## DIRECTIONS
Output nothing but the line containing "V ::= Pbg | ε | fb" and the lines after it through the end of the material below, each reproduced exactly.

## PROVIDED INFORMATION
══════

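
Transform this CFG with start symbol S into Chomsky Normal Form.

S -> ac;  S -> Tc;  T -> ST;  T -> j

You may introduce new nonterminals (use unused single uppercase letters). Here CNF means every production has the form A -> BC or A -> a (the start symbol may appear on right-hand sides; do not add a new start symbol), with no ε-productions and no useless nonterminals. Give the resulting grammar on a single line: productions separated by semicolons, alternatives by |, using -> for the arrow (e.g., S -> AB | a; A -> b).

No ε-productions.
No unit productions to eliminate.
TERM: introduce B -> a, A -> c and substitute in every rule of length ≥2.

S -> BA | TA; A -> c; B -> a; T -> j | ST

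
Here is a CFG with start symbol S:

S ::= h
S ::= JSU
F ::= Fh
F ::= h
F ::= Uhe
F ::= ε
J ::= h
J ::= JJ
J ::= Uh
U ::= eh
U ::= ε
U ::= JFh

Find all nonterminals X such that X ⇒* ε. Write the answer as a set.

Directly nullable (have an ε-rule): {F, U}.
Not nullable: J, S — each has a terminal in every rule's right-hand side or depends on a non-nullable symbol.

{F, U}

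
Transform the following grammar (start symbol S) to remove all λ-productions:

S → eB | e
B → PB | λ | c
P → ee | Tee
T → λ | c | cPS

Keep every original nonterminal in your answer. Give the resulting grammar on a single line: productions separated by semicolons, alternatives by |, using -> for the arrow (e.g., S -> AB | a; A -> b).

Nullable set: {B, T}.
S -> eB: B nullable, giving e | eB.
Drop B -> λ.
B -> PB: B nullable, giving P | PB.
P -> Tee: T nullable, giving Tee | ee.
Drop T -> λ.
Unchanged (no nullable symbols): S -> e; B -> c; P -> ee; T -> c; T -> cPS.

S -> e | eB; B -> P | c | PB; P -> ee | Tee; T -> c | cPS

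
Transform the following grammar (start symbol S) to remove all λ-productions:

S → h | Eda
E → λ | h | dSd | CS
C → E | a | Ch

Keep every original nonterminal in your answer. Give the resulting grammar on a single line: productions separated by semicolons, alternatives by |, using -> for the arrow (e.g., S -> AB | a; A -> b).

Nullable set: {C, E}.
S -> Eda: E nullable, giving Eda | da.
C -> Ch: C nullable, giving Ch | h.
C -> E: E nullable, giving E.
Drop E -> λ.
E -> CS: C nullable, giving CS | S.
Unchanged (no nullable symbols): S -> h; C -> a; E -> dSd; E -> h.

S -> h | da | Eda; C -> E | a | h | Ch; E -> S | h | CS | dSd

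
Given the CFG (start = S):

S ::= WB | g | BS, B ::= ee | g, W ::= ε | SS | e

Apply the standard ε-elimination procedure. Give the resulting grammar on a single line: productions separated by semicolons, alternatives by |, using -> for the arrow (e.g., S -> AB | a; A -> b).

S -> B | g | BS | WB; B -> g | ee; W -> e | SS

Nullable set: {W}.
S -> WB: W nullable, giving B | WB.
Drop W -> ε.
Unchanged (no nullable symbols): S -> BS; S -> g; B -> ee; B -> g; W -> SS; W -> e.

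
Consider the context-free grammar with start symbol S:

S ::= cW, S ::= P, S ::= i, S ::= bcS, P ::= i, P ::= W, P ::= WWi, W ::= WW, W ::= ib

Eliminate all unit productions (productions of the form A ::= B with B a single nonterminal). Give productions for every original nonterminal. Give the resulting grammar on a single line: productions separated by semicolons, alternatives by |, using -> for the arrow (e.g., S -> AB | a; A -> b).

S -> i | WW | cW | ib | WWi | bcS; P -> i | WW | ib | WWi; W -> WW | ib

Unit productions: P->W, S->P.
Unit pairs (A ⇒* B via units): (P,W), (S,P), (S,W).
S: inherits non-unit rules of {P, S, W} → WW | WWi | bcS | cW | i | ib.
P: inherits non-unit rules of {P, W} → WW | WWi | i | ib.
W: inherits non-unit rules of {W} → WW | ib.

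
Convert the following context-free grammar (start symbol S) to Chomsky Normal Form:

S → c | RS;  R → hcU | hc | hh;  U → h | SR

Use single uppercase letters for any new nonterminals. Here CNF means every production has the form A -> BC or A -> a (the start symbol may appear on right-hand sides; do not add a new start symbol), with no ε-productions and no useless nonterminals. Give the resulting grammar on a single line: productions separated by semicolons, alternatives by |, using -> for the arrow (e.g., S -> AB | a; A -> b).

S -> c | RS; A -> h; B -> c; C -> BU; R -> AA | AB | AC; U -> h | SR

No ε-productions.
No unit productions to eliminate.
TERM: introduce B -> c, A -> h and substitute in every rule of length ≥2.
BIN: R -> ABU becomes R -> AC, C -> BU.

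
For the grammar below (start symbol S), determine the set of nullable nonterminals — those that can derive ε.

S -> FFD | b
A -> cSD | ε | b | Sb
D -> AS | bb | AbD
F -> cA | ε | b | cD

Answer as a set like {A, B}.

Directly nullable (have an ε-rule): {A, F}.
Not nullable: D, S — each has a terminal in every rule's right-hand side or depends on a non-nullable symbol.

{A, F}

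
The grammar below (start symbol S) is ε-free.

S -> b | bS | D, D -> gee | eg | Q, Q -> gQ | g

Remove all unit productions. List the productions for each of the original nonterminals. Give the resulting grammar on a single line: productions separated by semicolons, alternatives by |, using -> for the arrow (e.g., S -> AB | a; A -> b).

Unit productions: D->Q, S->D.
Unit pairs (A ⇒* B via units): (D,Q), (S,D), (S,Q).
S: inherits non-unit rules of {D, Q, S} → b | bS | eg | g | gQ | gee.
D: inherits non-unit rules of {D, Q} → eg | g | gQ | gee.
Q: inherits non-unit rules of {Q} → g | gQ.

S -> b | g | bS | eg | gQ | gee; D -> g | eg | gQ | gee; Q -> g | gQ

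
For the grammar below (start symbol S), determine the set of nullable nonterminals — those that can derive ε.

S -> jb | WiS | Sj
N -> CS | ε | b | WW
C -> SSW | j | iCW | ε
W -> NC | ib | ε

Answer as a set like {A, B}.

{C, N, W}

Directly nullable (have an ε-rule): {C, N, W}.
Not nullable: S — each has a terminal in every rule's right-hand side or depends on a non-nullable symbol.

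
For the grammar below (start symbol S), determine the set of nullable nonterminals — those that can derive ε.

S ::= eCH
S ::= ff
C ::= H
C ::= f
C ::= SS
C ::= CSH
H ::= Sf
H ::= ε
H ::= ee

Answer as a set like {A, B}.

Directly nullable (have an ε-rule): {H}.
C is nullable via C -> H (every symbol on the right is already known nullable).
Not nullable: S — each has a terminal in every rule's right-hand side or depends on a non-nullable symbol.

{C, H}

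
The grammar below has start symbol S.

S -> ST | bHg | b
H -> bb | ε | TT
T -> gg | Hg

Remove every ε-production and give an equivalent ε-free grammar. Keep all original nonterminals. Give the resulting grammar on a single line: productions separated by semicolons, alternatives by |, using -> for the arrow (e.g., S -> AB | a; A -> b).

S -> b | ST | bg | bHg; H -> TT | bb; T -> g | Hg | gg

Nullable set: {H}.
S -> bHg: H nullable, giving bHg | bg.
Drop H -> ε.
T -> Hg: H nullable, giving Hg | g.
Unchanged (no nullable symbols): S -> ST; S -> b; H -> TT; H -> bb; T -> gg.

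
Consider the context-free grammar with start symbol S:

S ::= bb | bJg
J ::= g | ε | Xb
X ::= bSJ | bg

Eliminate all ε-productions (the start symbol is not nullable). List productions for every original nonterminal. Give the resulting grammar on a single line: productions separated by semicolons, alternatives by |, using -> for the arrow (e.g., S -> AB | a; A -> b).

S -> bb | bg | bJg; J -> g | Xb; X -> bS | bg | bSJ

Nullable set: {J}.
S -> bJg: J nullable, giving bJg | bg.
Drop J -> ε.
X -> bSJ: J nullable, giving bS | bSJ.
Unchanged (no nullable symbols): S -> bb; J -> Xb; J -> g; X -> bg.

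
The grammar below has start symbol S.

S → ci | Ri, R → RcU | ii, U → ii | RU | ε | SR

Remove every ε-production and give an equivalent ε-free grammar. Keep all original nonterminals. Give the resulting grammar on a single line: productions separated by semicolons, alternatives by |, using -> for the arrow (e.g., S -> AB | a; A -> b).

Nullable set: {U}.
R -> RcU: U nullable, giving Rc | RcU.
Drop U -> ε.
U -> RU: U nullable, giving R | RU.
Unchanged (no nullable symbols): S -> Ri; S -> ci; R -> ii; U -> SR; U -> ii.

S -> Ri | ci; R -> Rc | ii | RcU; U -> R | RU | SR | ii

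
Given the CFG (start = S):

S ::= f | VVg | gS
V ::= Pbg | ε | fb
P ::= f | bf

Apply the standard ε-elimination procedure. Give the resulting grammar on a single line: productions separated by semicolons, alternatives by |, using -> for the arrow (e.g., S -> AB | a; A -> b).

S -> f | g | Vg | gS | VVg; P -> f | bf; V -> fb | Pbg

Nullable set: {V}.
S -> VVg: V, V nullable, giving VVg | Vg | g.
Drop V -> ε.
Unchanged (no nullable symbols): S -> f; S -> gS; P -> bf; P -> f; V -> Pbg; V -> fb.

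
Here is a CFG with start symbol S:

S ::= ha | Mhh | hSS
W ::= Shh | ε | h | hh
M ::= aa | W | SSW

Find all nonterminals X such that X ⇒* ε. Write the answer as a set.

Directly nullable (have an ε-rule): {W}.
M is nullable via M -> W (every symbol on the right is already known nullable).
Not nullable: S — each has a terminal in every rule's right-hand side or depends on a non-nullable symbol.

{M, W}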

══════

## FINAL ANSWER
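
V ::= Pbg | ε | fb
P ::= f | bf

Apply the standard ε-elimination procedure. Give the resulting grammar on a single line: productions separated by semicolons, alternatives by |, using -> for the arrow (e.g., S -> AB | a; A -> b).

S -> f | g | Vg | gS | VVg; P -> f | bf; V -> fb | Pbg

Nullable set: {V}.
S -> VVg: V, V nullable, giving VVg | Vg | g.
Drop V -> ε.
Unchanged (no nullable symbols): S -> f; S -> gS; P -> bf; P -> f; V -> Pbg; V -> fb.

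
Here is a CFG with start symbol S:

S ::= ha | Mhh | hSS
W ::= Shh | ε | h | hh
M ::= aa | W | SSW

Find all nonterminals X such that X ⇒* ε. Write the answer as a set.

Directly nullable (have an ε-rule): {W}.
M is nullable via M -> W (every symbol on the right is already known nullable).
Not nullable: S — each has a terminal in every rule's right-hand side or depends on a non-nullable symbol.

{M, W}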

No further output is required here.